* _RECORDS FOR THE TASK_
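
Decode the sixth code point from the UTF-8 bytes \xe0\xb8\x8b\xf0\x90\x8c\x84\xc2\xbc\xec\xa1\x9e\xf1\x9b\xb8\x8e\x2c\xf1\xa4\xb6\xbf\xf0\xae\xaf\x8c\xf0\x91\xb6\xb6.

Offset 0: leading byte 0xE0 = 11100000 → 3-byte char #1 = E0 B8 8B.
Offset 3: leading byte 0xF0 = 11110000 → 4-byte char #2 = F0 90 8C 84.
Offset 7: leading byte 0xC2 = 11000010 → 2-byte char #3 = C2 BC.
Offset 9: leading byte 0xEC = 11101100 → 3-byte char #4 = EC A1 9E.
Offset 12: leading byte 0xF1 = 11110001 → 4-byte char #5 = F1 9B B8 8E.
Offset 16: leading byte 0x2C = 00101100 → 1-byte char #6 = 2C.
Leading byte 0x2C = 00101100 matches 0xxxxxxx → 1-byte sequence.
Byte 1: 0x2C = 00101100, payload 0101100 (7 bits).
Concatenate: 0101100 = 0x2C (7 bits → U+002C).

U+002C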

--

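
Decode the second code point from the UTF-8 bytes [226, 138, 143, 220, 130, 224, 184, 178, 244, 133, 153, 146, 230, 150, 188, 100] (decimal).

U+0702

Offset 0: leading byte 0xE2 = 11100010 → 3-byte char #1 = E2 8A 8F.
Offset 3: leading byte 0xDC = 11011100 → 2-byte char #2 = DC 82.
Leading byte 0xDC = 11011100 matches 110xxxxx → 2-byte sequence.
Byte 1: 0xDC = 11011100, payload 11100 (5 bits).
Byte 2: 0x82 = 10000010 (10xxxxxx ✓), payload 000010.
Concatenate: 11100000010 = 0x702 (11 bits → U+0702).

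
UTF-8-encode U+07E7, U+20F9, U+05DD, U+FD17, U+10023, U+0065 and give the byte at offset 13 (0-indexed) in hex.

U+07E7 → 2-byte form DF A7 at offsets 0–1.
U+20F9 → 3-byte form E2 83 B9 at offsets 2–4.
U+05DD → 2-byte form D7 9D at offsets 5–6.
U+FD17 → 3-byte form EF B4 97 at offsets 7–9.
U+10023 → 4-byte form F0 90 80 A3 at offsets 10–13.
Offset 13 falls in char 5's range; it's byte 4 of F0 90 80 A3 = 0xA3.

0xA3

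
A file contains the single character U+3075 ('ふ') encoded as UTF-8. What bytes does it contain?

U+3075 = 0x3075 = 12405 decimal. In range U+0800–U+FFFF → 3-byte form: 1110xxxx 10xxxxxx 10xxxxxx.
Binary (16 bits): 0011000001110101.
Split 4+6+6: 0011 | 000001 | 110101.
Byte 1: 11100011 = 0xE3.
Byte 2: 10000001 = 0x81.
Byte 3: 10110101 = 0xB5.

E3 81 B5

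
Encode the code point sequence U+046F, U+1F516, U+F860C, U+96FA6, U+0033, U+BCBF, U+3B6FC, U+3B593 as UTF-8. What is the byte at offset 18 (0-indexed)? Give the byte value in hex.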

* _TASK INSTRUCTIONS_
From the records above, copy only the lines starting with the line that holds "A file contains" and going on through the line that holds "Encode the code", exactly as written.

* _EXERCISE SOLUTION_
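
A file contains the single character U+3075 ('ふ') encoded as UTF-8. What bytes does it contain?

U+3075 = 0x3075 = 12405 decimal. In range U+0800–U+FFFF → 3-byte form: 1110xxxx 10xxxxxx 10xxxxxx.
Binary (16 bits): 0011000001110101.
Split 4+6+6: 0011 | 000001 | 110101.
Byte 1: 11100011 = 0xE3.
Byte 2: 10000001 = 0x81.
Byte 3: 10110101 = 0xB5.

E3 81 B5

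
Encode the code point sequence U+046F, U+1F516, U+F860C, U+96FA6, U+0033, U+BCBF, U+3B6FC, U+3B593 as UTF-8. What is the byte at offset 18 (0-indexed)? Give the byte value in hex.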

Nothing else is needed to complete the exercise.